Stored data entries:
= Beginning of Section =
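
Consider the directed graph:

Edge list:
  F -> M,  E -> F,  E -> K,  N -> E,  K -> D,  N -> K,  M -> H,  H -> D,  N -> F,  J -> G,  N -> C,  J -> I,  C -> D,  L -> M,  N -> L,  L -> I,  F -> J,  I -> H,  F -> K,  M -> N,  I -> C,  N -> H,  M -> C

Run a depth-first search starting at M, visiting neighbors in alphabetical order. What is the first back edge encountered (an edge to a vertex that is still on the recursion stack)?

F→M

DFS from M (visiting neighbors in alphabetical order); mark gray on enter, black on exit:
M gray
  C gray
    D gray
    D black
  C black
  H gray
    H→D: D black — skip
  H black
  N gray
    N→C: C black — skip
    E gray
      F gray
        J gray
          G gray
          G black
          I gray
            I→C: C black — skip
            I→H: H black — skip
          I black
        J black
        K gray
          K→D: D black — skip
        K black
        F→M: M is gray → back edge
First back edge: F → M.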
= End of Section =
- YOUR GOAL
From the first line to the last, repeat the records exactly.

- TASK OUTPUT
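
Consider the directed graph:

Edge list:
  F -> M,  E -> F,  E -> K,  N -> E,  K -> D,  N -> K,  M -> H,  H -> D,  N -> F,  J -> G,  N -> C,  J -> I,  C -> D,  L -> M,  N -> L,  L -> I,  F -> J,  I -> H,  F -> K,  M -> N,  I -> C,  N -> H,  M -> C

Run a depth-first search starting at M, visiting neighbors in alphabetical order. What is the first back edge encountered (an edge to a vertex that is still on the recursion stack)?

F→M

DFS from M (visiting neighbors in alphabetical order); mark gray on enter, black on exit:
M gray
  C gray
    D gray
    D black
  C black
  H gray
    H→D: D black — skip
  H black
  N gray
    N→C: C black — skip
    E gray
      F gray
        J gray
          G gray
          G black
          I gray
            I→C: C black — skip
            I→H: H black — skip
          I black
        J black
        K gray
          K→D: D black — skip
        K black
        F→M: M is gray → back edge
First back edge: F → M.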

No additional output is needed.